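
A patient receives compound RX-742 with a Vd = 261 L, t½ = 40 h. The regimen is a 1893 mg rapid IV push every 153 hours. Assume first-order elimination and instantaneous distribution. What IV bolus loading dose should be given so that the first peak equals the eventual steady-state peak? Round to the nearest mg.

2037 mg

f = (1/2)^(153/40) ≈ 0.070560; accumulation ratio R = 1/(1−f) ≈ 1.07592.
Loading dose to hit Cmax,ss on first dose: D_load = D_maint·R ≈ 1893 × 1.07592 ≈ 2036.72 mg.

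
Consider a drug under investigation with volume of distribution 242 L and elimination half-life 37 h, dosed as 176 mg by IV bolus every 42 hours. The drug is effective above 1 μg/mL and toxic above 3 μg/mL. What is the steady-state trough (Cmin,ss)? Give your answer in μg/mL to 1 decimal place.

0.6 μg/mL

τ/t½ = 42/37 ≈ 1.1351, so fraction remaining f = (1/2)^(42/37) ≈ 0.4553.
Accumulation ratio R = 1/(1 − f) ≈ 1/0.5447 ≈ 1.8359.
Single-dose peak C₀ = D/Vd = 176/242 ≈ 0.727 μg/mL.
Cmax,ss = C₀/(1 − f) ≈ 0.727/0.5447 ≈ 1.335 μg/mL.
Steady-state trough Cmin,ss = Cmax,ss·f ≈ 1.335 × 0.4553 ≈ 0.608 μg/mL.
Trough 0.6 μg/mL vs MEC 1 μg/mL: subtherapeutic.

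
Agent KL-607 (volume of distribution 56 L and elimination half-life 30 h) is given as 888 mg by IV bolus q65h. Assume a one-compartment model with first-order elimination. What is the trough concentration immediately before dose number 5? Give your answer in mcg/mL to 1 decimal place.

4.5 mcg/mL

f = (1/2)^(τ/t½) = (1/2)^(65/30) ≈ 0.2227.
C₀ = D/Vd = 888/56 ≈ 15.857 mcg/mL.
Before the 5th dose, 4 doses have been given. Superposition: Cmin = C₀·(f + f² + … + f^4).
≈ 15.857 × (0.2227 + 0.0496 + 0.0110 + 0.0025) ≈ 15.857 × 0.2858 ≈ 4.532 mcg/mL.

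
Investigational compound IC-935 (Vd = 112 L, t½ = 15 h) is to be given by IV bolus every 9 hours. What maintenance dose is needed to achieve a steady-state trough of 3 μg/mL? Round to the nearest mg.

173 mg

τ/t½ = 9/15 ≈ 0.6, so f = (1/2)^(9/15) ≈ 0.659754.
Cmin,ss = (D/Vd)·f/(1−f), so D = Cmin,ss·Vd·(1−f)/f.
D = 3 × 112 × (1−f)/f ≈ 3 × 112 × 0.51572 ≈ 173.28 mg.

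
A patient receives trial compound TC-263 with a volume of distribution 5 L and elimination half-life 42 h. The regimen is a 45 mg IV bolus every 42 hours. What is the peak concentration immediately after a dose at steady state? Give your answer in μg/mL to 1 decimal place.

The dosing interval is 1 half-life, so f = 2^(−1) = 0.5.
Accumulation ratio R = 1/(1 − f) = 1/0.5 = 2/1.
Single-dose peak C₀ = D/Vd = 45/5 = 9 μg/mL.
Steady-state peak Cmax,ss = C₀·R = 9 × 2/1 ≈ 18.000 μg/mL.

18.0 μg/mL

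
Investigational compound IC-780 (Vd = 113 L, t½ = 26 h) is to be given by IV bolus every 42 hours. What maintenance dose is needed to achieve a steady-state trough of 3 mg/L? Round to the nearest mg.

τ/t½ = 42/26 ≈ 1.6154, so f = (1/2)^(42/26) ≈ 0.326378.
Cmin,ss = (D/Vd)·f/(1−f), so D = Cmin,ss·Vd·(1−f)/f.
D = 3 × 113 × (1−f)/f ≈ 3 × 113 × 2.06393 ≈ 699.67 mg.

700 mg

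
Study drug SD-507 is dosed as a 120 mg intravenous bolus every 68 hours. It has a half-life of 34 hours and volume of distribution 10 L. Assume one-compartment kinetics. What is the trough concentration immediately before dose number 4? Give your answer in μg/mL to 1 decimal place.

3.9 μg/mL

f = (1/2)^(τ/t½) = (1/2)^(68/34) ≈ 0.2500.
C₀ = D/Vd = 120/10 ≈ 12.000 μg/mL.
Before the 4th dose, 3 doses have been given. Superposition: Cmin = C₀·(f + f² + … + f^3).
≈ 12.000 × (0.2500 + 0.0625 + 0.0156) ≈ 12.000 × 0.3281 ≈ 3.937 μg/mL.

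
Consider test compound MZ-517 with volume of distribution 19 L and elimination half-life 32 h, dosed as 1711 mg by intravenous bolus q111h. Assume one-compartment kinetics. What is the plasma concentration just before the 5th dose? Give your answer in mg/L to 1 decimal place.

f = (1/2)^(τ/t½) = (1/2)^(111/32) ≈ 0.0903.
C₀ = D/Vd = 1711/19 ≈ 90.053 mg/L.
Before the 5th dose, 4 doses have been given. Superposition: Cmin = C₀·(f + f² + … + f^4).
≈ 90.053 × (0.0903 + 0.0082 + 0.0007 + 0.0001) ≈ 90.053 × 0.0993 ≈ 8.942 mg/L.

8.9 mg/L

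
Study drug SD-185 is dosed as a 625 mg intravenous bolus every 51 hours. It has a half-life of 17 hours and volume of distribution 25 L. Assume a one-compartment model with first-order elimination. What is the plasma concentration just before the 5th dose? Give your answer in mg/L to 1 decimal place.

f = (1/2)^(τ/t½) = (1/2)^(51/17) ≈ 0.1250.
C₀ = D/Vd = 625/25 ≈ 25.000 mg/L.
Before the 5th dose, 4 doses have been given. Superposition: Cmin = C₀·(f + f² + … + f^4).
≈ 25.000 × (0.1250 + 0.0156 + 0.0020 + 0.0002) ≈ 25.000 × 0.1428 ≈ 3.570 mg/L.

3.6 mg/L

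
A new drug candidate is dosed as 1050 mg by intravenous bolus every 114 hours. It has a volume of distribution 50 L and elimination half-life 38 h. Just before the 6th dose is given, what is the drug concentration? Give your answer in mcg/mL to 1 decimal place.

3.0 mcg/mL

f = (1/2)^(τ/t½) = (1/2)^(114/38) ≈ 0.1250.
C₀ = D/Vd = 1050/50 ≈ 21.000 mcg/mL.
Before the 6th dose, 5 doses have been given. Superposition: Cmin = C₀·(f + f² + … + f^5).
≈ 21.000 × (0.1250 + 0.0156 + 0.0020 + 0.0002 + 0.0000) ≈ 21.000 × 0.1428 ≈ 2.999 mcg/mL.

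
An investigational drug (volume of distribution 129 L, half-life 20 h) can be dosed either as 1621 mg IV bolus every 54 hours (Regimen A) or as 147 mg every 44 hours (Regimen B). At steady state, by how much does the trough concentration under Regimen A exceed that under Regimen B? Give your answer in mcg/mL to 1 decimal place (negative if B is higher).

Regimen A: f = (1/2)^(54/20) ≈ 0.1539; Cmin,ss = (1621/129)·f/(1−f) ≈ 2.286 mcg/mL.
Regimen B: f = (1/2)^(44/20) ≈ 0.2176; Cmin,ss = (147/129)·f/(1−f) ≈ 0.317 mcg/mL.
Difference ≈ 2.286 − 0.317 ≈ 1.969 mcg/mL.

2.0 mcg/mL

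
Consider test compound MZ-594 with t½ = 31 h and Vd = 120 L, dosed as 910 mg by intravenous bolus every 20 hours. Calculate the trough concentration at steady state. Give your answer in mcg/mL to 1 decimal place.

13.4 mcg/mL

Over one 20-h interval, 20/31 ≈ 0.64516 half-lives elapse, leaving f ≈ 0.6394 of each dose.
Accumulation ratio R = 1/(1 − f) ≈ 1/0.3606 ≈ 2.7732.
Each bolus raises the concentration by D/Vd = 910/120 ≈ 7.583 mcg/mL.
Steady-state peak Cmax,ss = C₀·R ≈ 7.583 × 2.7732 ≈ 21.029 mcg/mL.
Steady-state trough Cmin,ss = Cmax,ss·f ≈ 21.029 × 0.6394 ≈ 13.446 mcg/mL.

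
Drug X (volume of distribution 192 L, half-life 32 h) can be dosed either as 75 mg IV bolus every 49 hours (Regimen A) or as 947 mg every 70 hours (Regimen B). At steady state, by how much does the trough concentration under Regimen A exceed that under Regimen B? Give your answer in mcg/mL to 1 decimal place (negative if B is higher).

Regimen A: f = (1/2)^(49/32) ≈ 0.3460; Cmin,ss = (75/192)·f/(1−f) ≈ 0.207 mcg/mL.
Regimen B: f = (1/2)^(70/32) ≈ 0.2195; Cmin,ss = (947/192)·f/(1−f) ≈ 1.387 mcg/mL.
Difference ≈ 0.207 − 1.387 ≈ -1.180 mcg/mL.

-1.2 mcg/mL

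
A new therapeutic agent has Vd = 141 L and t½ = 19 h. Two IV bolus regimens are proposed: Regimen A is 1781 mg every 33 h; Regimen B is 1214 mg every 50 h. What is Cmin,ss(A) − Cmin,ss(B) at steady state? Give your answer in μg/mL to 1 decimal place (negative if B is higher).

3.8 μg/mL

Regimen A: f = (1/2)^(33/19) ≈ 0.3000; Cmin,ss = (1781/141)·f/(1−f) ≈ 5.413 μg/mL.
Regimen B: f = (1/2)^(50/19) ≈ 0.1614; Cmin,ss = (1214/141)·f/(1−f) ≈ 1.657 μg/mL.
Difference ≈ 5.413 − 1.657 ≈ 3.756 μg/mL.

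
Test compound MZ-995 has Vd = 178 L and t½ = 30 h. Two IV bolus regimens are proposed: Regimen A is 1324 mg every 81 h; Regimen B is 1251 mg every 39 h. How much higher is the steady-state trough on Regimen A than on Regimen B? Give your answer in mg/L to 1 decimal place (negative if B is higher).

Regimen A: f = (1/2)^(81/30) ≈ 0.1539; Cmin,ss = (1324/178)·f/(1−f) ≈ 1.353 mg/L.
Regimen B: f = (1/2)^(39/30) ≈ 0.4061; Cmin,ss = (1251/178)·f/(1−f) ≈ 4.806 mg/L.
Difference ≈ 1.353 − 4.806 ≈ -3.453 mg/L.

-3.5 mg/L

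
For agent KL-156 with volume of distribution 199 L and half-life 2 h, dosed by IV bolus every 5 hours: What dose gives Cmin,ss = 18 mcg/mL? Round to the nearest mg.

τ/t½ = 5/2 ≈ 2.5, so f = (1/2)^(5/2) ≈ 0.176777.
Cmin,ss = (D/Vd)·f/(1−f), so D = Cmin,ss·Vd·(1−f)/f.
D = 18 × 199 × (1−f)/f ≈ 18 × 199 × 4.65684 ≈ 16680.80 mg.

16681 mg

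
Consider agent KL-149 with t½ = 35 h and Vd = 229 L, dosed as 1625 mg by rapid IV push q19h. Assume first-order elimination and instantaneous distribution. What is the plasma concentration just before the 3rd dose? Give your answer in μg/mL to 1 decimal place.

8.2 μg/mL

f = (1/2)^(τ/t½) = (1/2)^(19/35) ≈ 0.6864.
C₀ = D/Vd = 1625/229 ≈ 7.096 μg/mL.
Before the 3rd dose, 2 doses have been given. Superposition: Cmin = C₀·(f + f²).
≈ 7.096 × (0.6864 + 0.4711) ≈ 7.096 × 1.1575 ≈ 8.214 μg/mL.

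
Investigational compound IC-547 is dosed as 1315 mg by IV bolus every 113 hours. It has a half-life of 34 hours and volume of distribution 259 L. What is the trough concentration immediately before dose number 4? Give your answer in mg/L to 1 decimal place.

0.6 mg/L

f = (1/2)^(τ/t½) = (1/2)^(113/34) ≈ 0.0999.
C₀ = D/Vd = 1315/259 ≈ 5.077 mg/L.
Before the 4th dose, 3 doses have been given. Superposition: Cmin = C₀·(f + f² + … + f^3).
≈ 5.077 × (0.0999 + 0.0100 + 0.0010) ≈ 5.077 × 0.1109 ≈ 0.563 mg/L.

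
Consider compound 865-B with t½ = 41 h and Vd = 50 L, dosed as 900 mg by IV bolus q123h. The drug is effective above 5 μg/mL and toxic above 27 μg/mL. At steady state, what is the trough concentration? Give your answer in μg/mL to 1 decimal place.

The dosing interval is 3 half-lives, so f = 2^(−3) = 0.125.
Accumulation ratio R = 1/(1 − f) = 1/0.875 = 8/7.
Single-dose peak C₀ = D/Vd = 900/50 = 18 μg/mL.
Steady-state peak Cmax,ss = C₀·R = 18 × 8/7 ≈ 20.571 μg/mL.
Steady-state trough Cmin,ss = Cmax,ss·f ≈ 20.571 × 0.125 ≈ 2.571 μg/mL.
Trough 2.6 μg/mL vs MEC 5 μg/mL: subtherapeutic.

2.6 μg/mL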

■ ■ ■ ■ ■ ■ ■

Look above for the line that holds "Investigational compound IC-547", then copy it and each line after it exactly, through the last line of the data.

## Result of this exercise
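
Investigational compound IC-547 is dosed as 1315 mg by IV bolus every 113 hours. It has a half-life of 34 hours and volume of distribution 259 L. What is the trough concentration immediately before dose number 4? Give your answer in mg/L to 1 decimal place.

0.6 mg/L

f = (1/2)^(τ/t½) = (1/2)^(113/34) ≈ 0.0999.
C₀ = D/Vd = 1315/259 ≈ 5.077 mg/L.
Before the 4th dose, 3 doses have been given. Superposition: Cmin = C₀·(f + f² + … + f^3).
≈ 5.077 × (0.0999 + 0.0100 + 0.0010) ≈ 5.077 × 0.1109 ≈ 0.563 mg/L.

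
Consider compound 865-B with t½ = 41 h and Vd = 50 L, dosed as 900 mg by IV bolus q123h. The drug is effective above 5 μg/mL and toxic above 27 μg/mL. At steady state, what is the trough concentration? Give your answer in μg/mL to 1 decimal place.

The dosing interval is 3 half-lives, so f = 2^(−3) = 0.125.
Accumulation ratio R = 1/(1 − f) = 1/0.875 = 8/7.
Single-dose peak C₀ = D/Vd = 900/50 = 18 μg/mL.
Steady-state peak Cmax,ss = C₀·R = 18 × 8/7 ≈ 20.571 μg/mL.
Steady-state trough Cmin,ss = Cmax,ss·f ≈ 20.571 × 0.125 ≈ 2.571 μg/mL.
Trough 2.6 μg/mL vs MEC 5 μg/mL: subtherapeutic.

2.6 μg/mL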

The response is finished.